(Collected data entries)

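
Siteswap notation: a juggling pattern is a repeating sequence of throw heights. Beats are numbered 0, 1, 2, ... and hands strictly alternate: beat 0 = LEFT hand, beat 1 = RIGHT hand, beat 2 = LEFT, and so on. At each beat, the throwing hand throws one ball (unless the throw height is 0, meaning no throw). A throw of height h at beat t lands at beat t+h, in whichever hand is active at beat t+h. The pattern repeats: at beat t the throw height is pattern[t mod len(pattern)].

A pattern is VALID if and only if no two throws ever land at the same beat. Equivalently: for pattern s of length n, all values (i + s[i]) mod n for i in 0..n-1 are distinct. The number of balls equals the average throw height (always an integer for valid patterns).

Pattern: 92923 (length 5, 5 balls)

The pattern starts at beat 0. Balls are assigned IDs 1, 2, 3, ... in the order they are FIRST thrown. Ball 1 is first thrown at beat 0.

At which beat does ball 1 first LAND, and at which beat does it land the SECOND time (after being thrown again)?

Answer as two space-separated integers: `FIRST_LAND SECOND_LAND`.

Answer: 9 12

Derivation:
Beat 0 (L): throw ball1 h=9 -> lands@9:R; in-air after throw: [b1@9:R]
Beat 1 (R): throw ball2 h=2 -> lands@3:R; in-air after throw: [b2@3:R b1@9:R]
Beat 2 (L): throw ball3 h=9 -> lands@11:R; in-air after throw: [b2@3:R b1@9:R b3@11:R]
Beat 3 (R): throw ball2 h=2 -> lands@5:R; in-air after throw: [b2@5:R b1@9:R b3@11:R]
Beat 4 (L): throw ball4 h=3 -> lands@7:R; in-air after throw: [b2@5:R b4@7:R b1@9:R b3@11:R]
Beat 5 (R): throw ball2 h=9 -> lands@14:L; in-air after throw: [b4@7:R b1@9:R b3@11:R b2@14:L]
Beat 6 (L): throw ball5 h=2 -> lands@8:L; in-air after throw: [b4@7:R b5@8:L b1@9:R b3@11:R b2@14:L]
Beat 7 (R): throw ball4 h=9 -> lands@16:L; in-air after throw: [b5@8:L b1@9:R b3@11:R b2@14:L b4@16:L]
Beat 8 (L): throw ball5 h=2 -> lands@10:L; in-air after throw: [b1@9:R b5@10:L b3@11:R b2@14:L b4@16:L]
Beat 9 (R): throw ball1 h=3 -> lands@12:L; in-air after throw: [b5@10:L b3@11:R b1@12:L b2@14:L b4@16:L]
Beat 10 (L): throw ball5 h=9 -> lands@19:R; in-air after throw: [b3@11:R b1@12:L b2@14:L b4@16:L b5@19:R]
Beat 11 (R): throw ball3 h=2 -> lands@13:R; in-air after throw: [b1@12:L b3@13:R b2@14:L b4@16:L b5@19:R]
Beat 12 (L): throw ball1 h=9 -> lands@21:R; in-air after throw: [b3@13:R b2@14:L b4@16:L b5@19:R b1@21:R]
Ball 1: thrown@0 h=9 -> first land @9; rethrown@9 h=3 -> second land @12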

**Required work:** Nothing is to be left out: set down all the records again exactly.

**Your response:**
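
Siteswap notation: a juggling pattern is a repeating sequence of throw heights. Beats are numbered 0, 1, 2, ... and hands strictly alternate: beat 0 = LEFT hand, beat 1 = RIGHT hand, beat 2 = LEFT, and so on. At each beat, the throwing hand throws one ball (unless the throw height is 0, meaning no throw). A throw of height h at beat t lands at beat t+h, in whichever hand is active at beat t+h. The pattern repeats: at beat t the throw height is pattern[t mod len(pattern)].

A pattern is VALID if and only if no two throws ever land at the same beat. Equivalently: for pattern s of length n, all values (i + s[i]) mod n for i in 0..n-1 are distinct. The number of balls equals the average throw height (always an integer for valid patterns).

Pattern: 92923 (length 5, 5 balls)

The pattern starts at beat 0. Balls are assigned IDs 1, 2, 3, ... in the order they are FIRST thrown. Ball 1 is first thrown at beat 0.

At which beat does ball 1 first LAND, and at which beat does it land the SECOND time (after being thrown again)?

Answer as two space-separated integers: `FIRST_LAND SECOND_LAND`.

Answer: 9 12

Derivation:
Beat 0 (L): throw ball1 h=9 -> lands@9:R; in-air after throw: [b1@9:R]
Beat 1 (R): throw ball2 h=2 -> lands@3:R; in-air after throw: [b2@3:R b1@9:R]
Beat 2 (L): throw ball3 h=9 -> lands@11:R; in-air after throw: [b2@3:R b1@9:R b3@11:R]
Beat 3 (R): throw ball2 h=2 -> lands@5:R; in-air after throw: [b2@5:R b1@9:R b3@11:R]
Beat 4 (L): throw ball4 h=3 -> lands@7:R; in-air after throw: [b2@5:R b4@7:R b1@9:R b3@11:R]
Beat 5 (R): throw ball2 h=9 -> lands@14:L; in-air after throw: [b4@7:R b1@9:R b3@11:R b2@14:L]
Beat 6 (L): throw ball5 h=2 -> lands@8:L; in-air after throw: [b4@7:R b5@8:L b1@9:R b3@11:R b2@14:L]
Beat 7 (R): throw ball4 h=9 -> lands@16:L; in-air after throw: [b5@8:L b1@9:R b3@11:R b2@14:L b4@16:L]
Beat 8 (L): throw ball5 h=2 -> lands@10:L; in-air after throw: [b1@9:R b5@10:L b3@11:R b2@14:L b4@16:L]
Beat 9 (R): throw ball1 h=3 -> lands@12:L; in-air after throw: [b5@10:L b3@11:R b1@12:L b2@14:L b4@16:L]
Beat 10 (L): throw ball5 h=9 -> lands@19:R; in-air after throw: [b3@11:R b1@12:L b2@14:L b4@16:L b5@19:R]
Beat 11 (R): throw ball3 h=2 -> lands@13:R; in-air after throw: [b1@12:L b3@13:R b2@14:L b4@16:L b5@19:R]
Beat 12 (L): throw ball1 h=9 -> lands@21:R; in-air after throw: [b3@13:R b2@14:L b4@16:L b5@19:R b1@21:R]
Ball 1: thrown@0 h=9 -> first land @9; rethrown@9 h=3 -> second land @12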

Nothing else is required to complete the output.